ASSIGNED TASK
Retype, word for word, each line between the lines holding "The Mandelbrot iteration" and "Grid-to-complex mapping: for", inclusive, and leave the rest of the data alone.

-- RECORD EXCERPTS follows --

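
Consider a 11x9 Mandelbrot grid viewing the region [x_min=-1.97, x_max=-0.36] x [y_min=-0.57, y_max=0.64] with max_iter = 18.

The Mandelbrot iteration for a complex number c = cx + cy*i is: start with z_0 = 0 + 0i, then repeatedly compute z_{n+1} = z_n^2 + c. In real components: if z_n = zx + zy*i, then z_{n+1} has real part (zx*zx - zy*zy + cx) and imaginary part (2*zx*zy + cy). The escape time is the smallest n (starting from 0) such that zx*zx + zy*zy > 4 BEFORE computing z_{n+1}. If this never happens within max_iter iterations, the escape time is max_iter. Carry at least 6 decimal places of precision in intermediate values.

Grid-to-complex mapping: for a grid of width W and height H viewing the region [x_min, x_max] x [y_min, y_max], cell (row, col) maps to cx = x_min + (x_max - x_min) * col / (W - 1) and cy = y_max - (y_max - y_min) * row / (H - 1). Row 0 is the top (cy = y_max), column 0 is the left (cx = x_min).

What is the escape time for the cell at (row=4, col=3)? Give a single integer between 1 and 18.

z_0 = 0 + 0i, c = -1.4870 + 0.0350i
Iter 1: z = -1.4870 + 0.0350i, |z|^2 = 2.2124
Iter 2: z = 0.7229 + -0.0691i, |z|^2 = 0.5274
Iter 3: z = -0.9691 + -0.0649i, |z|^2 = 0.9434
Iter 4: z = -0.5520 + 0.1608i, |z|^2 = 0.3306
Iter 5: z = -1.2081 + -0.1425i, |z|^2 = 1.4799
Iter 6: z = -0.0477 + 0.3793i, |z|^2 = 0.1462
Iter 7: z = -1.6286 + -0.0012i, |z|^2 = 2.6524
Iter 8: z = 1.1654 + 0.0389i, |z|^2 = 1.3597
Iter 9: z = -0.1303 + 0.1257i, |z|^2 = 0.0328
Iter 10: z = -1.4858 + 0.0023i, |z|^2 = 2.2076
Iter 11: z = 0.7206 + 0.0283i, |z|^2 = 0.5201
Iter 12: z = -0.9685 + 0.0758i, |z|^2 = 0.9438
Iter 13: z = -0.5547 + -0.1118i, |z|^2 = 0.3202
Iter 14: z = -1.1918 + 0.1591i, |z|^2 = 1.4456
Iter 15: z = -0.0920 + -0.3441i, |z|^2 = 0.1269
Iter 16: z = -1.5970 + 0.0983i, |z|^2 = 2.5600
Iter 17: z = 1.0537 + -0.2790i, |z|^2 = 1.1880

Answer: 18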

-- RECORD EXCERPTS concluded --

ANSWER BELOW
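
The Mandelbrot iteration for a complex number c = cx + cy*i is: start with z_0 = 0 + 0i, then repeatedly compute z_{n+1} = z_n^2 + c. In real components: if z_n = zx + zy*i, then z_{n+1} has real part (zx*zx - zy*zy + cx) and imaginary part (2*zx*zy + cy). The escape time is the smallest n (starting from 0) such that zx*zx + zy*zy > 4 BEFORE computing z_{n+1}. If this never happens within max_iter iterations, the escape time is max_iter. Carry at least 6 decimal places of precision in intermediate values.

Grid-to-complex mapping: for a grid of width W and height H viewing the region [x_min, x_max] x [y_min, y_max], cell (row, col) maps to cx = x_min + (x_max - x_min) * col / (W - 1) and cy = y_max - (y_max - y_min) * row / (H - 1). Row 0 is the top (cy = y_max), column 0 is the left (cx = x_min).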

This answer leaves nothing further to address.